◆ Exercise instructions: Every line of the entries below from the one containing "V_3 = (-2.77, -0.53)" to the one containing "Edge k runs", both ends included, must be written out exactly. No other line belongs in the answer.

◆ Information provided:
:::

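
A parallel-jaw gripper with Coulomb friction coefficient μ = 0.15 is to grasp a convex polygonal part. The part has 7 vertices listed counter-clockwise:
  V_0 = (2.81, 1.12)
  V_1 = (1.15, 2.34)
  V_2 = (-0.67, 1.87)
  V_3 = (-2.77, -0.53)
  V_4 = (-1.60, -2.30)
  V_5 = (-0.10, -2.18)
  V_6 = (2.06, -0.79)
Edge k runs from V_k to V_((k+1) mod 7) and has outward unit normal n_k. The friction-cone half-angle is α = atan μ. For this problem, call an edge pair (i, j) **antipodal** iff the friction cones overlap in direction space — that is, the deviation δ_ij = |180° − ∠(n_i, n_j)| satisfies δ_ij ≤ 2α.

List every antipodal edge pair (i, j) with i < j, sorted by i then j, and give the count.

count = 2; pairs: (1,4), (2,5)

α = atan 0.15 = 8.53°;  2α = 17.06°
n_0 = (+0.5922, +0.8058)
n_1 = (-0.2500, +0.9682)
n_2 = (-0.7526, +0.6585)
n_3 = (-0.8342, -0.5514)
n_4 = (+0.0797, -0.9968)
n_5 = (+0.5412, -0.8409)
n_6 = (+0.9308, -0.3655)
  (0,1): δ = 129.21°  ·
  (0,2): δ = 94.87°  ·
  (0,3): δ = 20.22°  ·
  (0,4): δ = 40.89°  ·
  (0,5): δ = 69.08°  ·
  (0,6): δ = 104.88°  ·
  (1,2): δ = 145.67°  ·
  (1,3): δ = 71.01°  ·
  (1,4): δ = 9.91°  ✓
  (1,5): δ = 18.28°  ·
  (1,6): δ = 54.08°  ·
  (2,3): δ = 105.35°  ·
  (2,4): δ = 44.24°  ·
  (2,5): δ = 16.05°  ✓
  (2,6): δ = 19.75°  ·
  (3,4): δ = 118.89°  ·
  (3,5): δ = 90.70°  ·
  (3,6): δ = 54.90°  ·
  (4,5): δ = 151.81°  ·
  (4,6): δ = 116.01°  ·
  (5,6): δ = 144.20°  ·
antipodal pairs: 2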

:::

◆ Completed task:
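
  V_3 = (-2.77, -0.53)
  V_4 = (-1.60, -2.30)
  V_5 = (-0.10, -2.18)
  V_6 = (2.06, -0.79)
Edge k runs from V_k to V_((k+1) mod 7) and has outward unit normal n_k. The friction-cone half-angle is α = atan μ. For this problem, call an edge pair (i, j) **antipodal** iff the friction cones overlap in direction space — that is, the deviation δ_ij = |180° − ∠(n_i, n_j)| satisfies δ_ij ≤ 2α.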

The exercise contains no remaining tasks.